Your assignment: A verbatim copy of the lines from the one with "Final demand is 80" through the final line below is required; print it and nothing else.

======== Records ========

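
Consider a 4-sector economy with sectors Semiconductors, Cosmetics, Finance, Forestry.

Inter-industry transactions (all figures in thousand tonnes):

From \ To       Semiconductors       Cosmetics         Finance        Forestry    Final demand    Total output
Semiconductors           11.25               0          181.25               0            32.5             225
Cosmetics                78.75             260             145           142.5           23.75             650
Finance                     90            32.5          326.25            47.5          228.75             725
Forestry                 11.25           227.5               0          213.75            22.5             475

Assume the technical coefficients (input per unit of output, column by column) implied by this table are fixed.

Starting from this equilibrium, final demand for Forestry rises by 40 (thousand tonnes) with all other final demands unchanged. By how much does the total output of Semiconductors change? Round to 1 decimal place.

Δx_1 = 9.8

Technical coefficients a_ij = z_ij / X_j:
  a_11 = 11.25/225 = 0.05, a_21 = 78.75/225 = 0.35, a_31 = 90/225 = 0.40, a_41 = 11.25/225 = 0.05
  a_12 = 0/650 = 0.00, a_22 = 260/650 = 0.40, a_32 = 32.5/650 = 0.05, a_42 = 227.5/650 = 0.35
  a_13 = 181.25/725 = 0.25, a_23 = 145/725 = 0.20, a_33 = 326.25/725 = 0.45, a_43 = 0/725 = 0.00
  a_14 = 0/475 = 0.00, a_24 = 142.5/475 = 0.30, a_34 = 47.5/475 = 0.10, a_44 = 213.75/475 = 0.45
I − A =
  [   0.95     0.00    -0.25     0.00]
  [  -0.35     0.60    -0.20    -0.30]
  [  -0.40    -0.05     0.55    -0.10]
  [  -0.05    -0.35     0.00     0.55]
Compute the cofactors C_ij = (−1)^(i+j)·(3×3 minor ij) of I−A; the adjugate is their transpose:
adj(I−A) = Cᵀ =
  [ 0.111250   0.015625   0.056250   0.018750]
  [ 0.159125   0.231125   0.156375   0.154500]
  [ 0.115625   0.059375   0.213750   0.071250]
  [ 0.111375   0.148500   0.104625   0.239625]
det(I−A) = Σ_j (I−A)_1j·C_1j = (0.95)(0.111250) + (0.00)(0.159125) + (-0.25)(0.115625) + (0.00)(0.111375) = 0.07678125
(I − A)⁻¹ = adj(I−A) / det(I−A) ≈
  [   1.4489     0.2035     0.7326     0.2442]
  [   2.0724     3.0102     2.0366     2.0122]
  [   1.5059     0.7733     2.7839     0.9280]
  [   1.4505     1.9341     1.3626     3.1209]
Δx = (I − A)⁻¹ Δd with Δd having +40 in the Forestry component and 0 elsewhere.
So Δx_1 = L_14 · (+40), where L_14 = adj(I−A)_14 / det(I−A) = 0.018750 / 0.07678125.
Δx_1 = 0.018750 × (+40) / 0.07678125 = 0.75 / 0.07678125 ≈ 9.8.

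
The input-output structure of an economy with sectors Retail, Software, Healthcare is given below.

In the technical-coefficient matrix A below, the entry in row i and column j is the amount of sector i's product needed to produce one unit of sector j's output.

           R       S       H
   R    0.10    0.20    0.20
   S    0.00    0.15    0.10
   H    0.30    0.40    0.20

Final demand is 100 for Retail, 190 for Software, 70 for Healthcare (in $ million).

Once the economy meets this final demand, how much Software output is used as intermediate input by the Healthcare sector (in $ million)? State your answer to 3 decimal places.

z_SH = 30.607

I − A =
  [   0.90    -0.20    -0.20]
  [   0.00     0.85    -0.10]
  [  -0.30    -0.40     0.80]
Cofactors of I−A, C_ij = (−1)^(i+j)·(minor ij) (rows/columns in the sector order above):
  C_11 = (0.85)(0.80) − (-0.10)(-0.40) = 0.6400
  C_12 = −[(0.00)(0.80) − (-0.10)(-0.30)] = 0.0300
  C_13 = (0.00)(-0.40) − (0.85)(-0.30) = 0.2550
  C_21 = −[(-0.20)(0.80) − (-0.20)(-0.40)] = 0.2400
  C_22 = (0.90)(0.80) − (-0.20)(-0.30) = 0.6600
  C_23 = −[(0.90)(-0.40) − (-0.20)(-0.30)] = 0.4200
  C_31 = (-0.20)(-0.10) − (-0.20)(0.85) = 0.1900
  C_32 = −[(0.90)(-0.10) − (-0.20)(0.00)] = 0.0900
  C_33 = (0.90)(0.85) − (-0.20)(0.00) = 0.7650
det(I−A) = Σ_j (I−A)_1j·C_1j = (0.90)(0.6400) + (-0.20)(0.0300) + (-0.20)(0.2550) = 0.5190
adj(I−A) = Cᵀ =
  [ 0.6400   0.2400   0.1900]
  [ 0.0300   0.6600   0.0900]
  [ 0.2550   0.4200   0.7650]
(I − A)⁻¹ = adj(I−A) / det(I−A) ≈
  [   1.2331     0.4624     0.3661]
  [   0.0578     1.2717     0.1734]
  [   0.4913     0.8092     1.4740]
First solve x = (I − A)⁻¹ d = adj(I−A)·d / det(I−A); in particular x_H = (0.2550·100 + 0.4200·190 + 0.7650·70) / 0.5190 = 158.85 / 0.5190 ≈ 306.06936.
Intermediate flow from S to H: z_SH = a_SH · x_H = 0.10 × 158.85 / 0.5190 = 15.885 / 0.5190 ≈ 30.607.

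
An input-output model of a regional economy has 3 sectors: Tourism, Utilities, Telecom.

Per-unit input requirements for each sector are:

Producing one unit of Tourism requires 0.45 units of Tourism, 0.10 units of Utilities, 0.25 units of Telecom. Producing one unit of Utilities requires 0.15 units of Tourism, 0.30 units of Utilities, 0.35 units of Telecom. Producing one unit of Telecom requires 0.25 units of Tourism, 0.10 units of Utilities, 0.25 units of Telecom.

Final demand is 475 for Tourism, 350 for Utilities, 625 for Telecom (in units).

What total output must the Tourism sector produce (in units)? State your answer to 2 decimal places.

x_1 = 2086.63

I − A =
  [   0.55    -0.15    -0.25]
  [  -0.10     0.70    -0.10]
  [  -0.25    -0.35     0.75]
Cofactors of I−A, C_ij = (−1)^(i+j)·(minor ij) (rows/columns in the sector order above):
  C_11 = (0.70)(0.75) − (-0.10)(-0.35) = 0.4900
  C_12 = −[(-0.10)(0.75) − (-0.10)(-0.25)] = 0.1000
  C_13 = (-0.10)(-0.35) − (0.70)(-0.25) = 0.2100
  C_21 = −[(-0.15)(0.75) − (-0.25)(-0.35)] = 0.2000
  C_22 = (0.55)(0.75) − (-0.25)(-0.25) = 0.3500
  C_23 = −[(0.55)(-0.35) − (-0.15)(-0.25)] = 0.2300
  C_31 = (-0.15)(-0.10) − (-0.25)(0.70) = 0.1900
  C_32 = −[(0.55)(-0.10) − (-0.25)(-0.10)] = 0.0800
  C_33 = (0.55)(0.70) − (-0.15)(-0.10) = 0.3700
det(I−A) = Σ_j (I−A)_1j·C_1j = (0.55)(0.4900) + (-0.15)(0.1000) + (-0.25)(0.2100) = 0.2020
adj(I−A) = Cᵀ =
  [ 0.4900   0.2000   0.1900]
  [ 0.1000   0.3500   0.0800]
  [ 0.2100   0.2300   0.3700]
(I − A)⁻¹ = adj(I−A) / det(I−A) ≈
  [   2.4257     0.9901     0.9406]
  [   0.4950     1.7327     0.3960]
  [   1.0396     1.1386     1.8317]
x = (I − A)⁻¹ d = adj(I−A)·d / det(I−A), with det(I−A) = 0.2020:
  x_1 = (0.4900·475 + 0.2000·350 + 0.1900·625) / 0.2020 = 421.50 / 0.2020 ≈ 2086.63
  x_2 = (0.1000·475 + 0.3500·350 + 0.0800·625) / 0.2020 = 220.00 / 0.2020 ≈ 1089.11
  x_3 = (0.2100·475 + 0.2300·350 + 0.3700·625) / 0.2020 = 411.50 / 0.2020 ≈ 2037.13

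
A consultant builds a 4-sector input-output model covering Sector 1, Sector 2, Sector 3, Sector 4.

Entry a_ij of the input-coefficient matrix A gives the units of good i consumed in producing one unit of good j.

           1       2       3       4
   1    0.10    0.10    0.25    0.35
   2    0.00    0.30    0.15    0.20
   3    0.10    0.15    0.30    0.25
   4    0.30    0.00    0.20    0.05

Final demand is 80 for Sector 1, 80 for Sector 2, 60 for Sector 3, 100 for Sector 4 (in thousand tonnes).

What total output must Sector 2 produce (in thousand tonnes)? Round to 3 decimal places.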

========

Answer to the problem:
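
Final demand is 80 for Sector 1, 80 for Sector 2, 60 for Sector 3, 100 for Sector 4 (in thousand tonnes).

What total output must Sector 2 produce (in thousand tonnes)? Round to 3 decimal places.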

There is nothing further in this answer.